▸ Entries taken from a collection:
┄┄┄┄┄┄┄┄┄┄
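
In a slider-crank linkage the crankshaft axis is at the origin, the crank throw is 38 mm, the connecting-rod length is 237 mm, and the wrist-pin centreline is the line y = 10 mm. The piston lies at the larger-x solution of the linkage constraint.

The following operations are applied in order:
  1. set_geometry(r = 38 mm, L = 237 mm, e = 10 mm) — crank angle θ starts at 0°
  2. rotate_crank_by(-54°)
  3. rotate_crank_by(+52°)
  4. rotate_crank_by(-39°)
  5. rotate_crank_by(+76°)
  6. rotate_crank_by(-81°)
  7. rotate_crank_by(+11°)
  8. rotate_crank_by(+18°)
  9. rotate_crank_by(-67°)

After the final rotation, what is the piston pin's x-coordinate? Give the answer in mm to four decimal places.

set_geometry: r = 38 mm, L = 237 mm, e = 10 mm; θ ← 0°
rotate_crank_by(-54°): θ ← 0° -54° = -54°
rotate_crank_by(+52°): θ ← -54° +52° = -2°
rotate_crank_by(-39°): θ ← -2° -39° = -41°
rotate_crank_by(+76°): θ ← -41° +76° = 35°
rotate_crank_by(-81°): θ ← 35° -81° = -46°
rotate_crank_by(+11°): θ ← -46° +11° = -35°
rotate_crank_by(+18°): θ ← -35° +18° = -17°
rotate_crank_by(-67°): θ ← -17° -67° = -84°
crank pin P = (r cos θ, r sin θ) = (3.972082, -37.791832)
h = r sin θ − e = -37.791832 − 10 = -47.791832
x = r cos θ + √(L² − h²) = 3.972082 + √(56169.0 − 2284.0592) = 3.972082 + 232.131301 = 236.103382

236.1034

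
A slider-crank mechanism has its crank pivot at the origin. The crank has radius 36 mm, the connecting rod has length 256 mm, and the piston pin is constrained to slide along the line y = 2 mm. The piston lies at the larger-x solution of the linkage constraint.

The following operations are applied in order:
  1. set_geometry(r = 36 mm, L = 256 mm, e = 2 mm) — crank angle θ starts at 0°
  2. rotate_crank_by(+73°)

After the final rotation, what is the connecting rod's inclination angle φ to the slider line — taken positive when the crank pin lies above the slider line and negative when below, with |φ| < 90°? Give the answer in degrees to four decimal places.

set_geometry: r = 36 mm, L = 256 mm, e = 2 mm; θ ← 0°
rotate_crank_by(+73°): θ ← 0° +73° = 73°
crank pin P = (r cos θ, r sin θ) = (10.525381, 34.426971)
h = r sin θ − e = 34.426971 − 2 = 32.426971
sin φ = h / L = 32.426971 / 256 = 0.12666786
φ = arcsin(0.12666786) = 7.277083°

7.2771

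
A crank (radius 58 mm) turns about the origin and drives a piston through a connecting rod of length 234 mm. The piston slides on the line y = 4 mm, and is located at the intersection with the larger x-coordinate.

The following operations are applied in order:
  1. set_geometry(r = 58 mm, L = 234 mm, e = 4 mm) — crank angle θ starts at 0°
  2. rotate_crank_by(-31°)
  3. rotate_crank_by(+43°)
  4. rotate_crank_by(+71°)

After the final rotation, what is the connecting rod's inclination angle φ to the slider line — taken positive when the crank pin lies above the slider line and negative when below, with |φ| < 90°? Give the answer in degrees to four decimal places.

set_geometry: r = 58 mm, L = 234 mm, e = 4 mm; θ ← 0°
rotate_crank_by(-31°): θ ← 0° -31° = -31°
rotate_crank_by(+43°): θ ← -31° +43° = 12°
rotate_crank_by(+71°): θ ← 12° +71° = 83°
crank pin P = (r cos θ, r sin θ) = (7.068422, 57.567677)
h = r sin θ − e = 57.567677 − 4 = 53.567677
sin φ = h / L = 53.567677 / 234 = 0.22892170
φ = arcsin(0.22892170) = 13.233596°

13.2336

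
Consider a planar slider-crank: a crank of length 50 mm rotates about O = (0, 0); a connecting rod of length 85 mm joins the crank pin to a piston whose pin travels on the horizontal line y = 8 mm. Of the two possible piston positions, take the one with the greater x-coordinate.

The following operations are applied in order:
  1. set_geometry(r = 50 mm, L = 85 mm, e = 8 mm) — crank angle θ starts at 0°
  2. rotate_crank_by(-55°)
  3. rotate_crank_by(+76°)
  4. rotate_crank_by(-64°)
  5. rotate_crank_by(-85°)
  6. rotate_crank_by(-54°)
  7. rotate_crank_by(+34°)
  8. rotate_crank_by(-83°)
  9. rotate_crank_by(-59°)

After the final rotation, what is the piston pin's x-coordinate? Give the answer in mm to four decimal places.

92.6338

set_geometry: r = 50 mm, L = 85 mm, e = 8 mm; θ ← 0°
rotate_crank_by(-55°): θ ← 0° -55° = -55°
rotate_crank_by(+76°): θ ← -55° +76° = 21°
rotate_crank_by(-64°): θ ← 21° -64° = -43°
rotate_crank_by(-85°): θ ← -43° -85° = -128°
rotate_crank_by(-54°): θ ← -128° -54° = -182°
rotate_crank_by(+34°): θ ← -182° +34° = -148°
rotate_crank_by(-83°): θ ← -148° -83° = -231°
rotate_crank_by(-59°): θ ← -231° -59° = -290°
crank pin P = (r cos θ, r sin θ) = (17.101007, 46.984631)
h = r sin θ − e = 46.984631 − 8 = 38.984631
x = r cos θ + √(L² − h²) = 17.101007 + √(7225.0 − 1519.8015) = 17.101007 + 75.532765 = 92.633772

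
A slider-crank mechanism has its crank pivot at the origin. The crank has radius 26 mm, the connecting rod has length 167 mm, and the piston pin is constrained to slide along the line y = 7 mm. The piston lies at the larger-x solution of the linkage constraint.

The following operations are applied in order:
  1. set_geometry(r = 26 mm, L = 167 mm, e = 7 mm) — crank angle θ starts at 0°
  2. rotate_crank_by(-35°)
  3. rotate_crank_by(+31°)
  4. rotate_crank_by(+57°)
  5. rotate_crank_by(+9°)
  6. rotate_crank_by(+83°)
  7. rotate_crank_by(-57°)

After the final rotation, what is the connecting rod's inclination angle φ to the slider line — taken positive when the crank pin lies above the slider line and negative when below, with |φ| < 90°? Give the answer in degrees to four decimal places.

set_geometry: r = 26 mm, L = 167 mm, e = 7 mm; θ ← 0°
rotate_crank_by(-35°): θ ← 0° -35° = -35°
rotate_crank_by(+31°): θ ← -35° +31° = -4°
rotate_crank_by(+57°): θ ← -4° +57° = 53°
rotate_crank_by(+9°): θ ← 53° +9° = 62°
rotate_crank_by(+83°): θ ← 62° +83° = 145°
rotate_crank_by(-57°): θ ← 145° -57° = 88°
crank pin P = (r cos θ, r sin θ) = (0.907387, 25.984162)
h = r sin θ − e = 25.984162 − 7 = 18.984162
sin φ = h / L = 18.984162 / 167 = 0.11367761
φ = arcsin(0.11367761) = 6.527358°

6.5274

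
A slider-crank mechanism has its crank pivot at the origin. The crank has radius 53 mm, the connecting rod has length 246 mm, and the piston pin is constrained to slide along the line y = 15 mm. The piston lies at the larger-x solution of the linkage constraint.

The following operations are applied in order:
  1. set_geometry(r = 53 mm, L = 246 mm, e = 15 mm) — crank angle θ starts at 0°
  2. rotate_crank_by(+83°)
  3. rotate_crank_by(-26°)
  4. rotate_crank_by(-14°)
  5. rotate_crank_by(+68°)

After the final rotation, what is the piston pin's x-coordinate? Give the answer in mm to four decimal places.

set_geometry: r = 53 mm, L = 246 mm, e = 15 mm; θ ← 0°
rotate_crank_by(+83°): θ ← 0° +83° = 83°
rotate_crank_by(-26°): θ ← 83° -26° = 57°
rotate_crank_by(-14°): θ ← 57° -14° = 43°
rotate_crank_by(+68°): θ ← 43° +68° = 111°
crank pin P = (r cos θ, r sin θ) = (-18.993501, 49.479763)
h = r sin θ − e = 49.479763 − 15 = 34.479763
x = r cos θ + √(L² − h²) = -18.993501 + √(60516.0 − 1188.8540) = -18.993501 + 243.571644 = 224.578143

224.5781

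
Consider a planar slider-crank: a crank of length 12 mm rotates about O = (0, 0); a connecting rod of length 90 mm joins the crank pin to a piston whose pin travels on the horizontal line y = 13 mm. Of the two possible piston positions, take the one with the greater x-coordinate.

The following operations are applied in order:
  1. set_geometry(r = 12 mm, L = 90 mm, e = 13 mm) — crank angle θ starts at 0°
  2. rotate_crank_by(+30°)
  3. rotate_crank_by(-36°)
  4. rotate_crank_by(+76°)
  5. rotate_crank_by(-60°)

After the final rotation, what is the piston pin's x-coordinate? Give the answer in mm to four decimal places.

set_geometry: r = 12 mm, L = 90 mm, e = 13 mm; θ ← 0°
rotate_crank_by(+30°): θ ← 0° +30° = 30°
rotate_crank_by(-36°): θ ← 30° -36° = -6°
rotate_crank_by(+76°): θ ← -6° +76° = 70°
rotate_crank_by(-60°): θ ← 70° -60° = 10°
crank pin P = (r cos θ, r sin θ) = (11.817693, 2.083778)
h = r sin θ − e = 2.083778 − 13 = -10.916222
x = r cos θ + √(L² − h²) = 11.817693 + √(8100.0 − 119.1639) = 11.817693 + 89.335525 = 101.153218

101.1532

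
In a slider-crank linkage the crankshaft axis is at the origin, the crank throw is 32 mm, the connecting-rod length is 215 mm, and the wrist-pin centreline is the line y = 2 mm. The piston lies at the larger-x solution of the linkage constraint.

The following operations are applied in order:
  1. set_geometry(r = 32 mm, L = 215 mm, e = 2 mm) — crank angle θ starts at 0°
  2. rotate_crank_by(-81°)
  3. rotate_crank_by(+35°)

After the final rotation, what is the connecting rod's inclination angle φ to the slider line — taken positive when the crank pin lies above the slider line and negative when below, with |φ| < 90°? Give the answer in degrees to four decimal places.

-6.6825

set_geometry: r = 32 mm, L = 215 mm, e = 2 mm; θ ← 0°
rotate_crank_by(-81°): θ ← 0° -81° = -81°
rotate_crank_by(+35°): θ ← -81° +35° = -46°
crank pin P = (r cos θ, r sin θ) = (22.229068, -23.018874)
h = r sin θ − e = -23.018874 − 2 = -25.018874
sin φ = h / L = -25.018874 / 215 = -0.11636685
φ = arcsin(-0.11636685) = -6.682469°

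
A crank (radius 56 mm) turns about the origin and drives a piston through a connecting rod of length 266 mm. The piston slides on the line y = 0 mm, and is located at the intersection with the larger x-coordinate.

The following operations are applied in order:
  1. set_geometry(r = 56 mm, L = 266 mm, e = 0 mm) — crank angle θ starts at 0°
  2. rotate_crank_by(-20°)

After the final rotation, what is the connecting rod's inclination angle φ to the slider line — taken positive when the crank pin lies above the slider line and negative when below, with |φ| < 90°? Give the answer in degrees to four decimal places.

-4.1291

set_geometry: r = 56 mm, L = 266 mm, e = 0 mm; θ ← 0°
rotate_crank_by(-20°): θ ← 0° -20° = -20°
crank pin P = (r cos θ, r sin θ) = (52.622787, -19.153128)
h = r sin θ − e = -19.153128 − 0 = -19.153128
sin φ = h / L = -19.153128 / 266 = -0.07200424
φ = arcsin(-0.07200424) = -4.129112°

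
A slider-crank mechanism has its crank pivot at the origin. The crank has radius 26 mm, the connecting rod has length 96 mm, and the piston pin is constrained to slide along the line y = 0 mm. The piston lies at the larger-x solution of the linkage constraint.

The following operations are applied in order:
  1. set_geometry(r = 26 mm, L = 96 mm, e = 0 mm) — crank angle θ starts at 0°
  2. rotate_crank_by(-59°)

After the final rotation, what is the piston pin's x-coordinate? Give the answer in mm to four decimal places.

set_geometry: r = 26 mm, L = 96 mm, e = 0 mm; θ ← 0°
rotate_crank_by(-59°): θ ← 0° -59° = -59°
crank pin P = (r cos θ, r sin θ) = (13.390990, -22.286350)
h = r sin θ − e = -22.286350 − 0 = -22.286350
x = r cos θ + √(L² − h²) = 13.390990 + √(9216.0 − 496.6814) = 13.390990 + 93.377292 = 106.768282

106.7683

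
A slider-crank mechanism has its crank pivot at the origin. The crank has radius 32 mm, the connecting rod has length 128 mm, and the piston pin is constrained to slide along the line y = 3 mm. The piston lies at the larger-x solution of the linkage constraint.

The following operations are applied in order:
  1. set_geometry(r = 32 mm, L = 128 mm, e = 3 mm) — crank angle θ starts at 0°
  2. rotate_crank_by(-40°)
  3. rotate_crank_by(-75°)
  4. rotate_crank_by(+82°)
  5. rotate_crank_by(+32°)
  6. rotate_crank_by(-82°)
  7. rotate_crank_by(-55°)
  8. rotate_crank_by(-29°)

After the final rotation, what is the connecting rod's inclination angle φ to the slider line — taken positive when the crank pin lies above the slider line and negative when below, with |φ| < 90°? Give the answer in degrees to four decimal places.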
┄┄┄┄┄┄┄┄┄┄
▸ Required action:
Set down exactly the lines of the data above, beginning with the line that has "4. rotate_crank_by(+82°)" and ending with the line that has "8. rotate_crank_by(-29°)", and no others.

▸ Answer section:
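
  4. rotate_crank_by(+82°)
  5. rotate_crank_by(+32°)
  6. rotate_crank_by(-82°)
  7. rotate_crank_by(-55°)
  8. rotate_crank_by(-29°)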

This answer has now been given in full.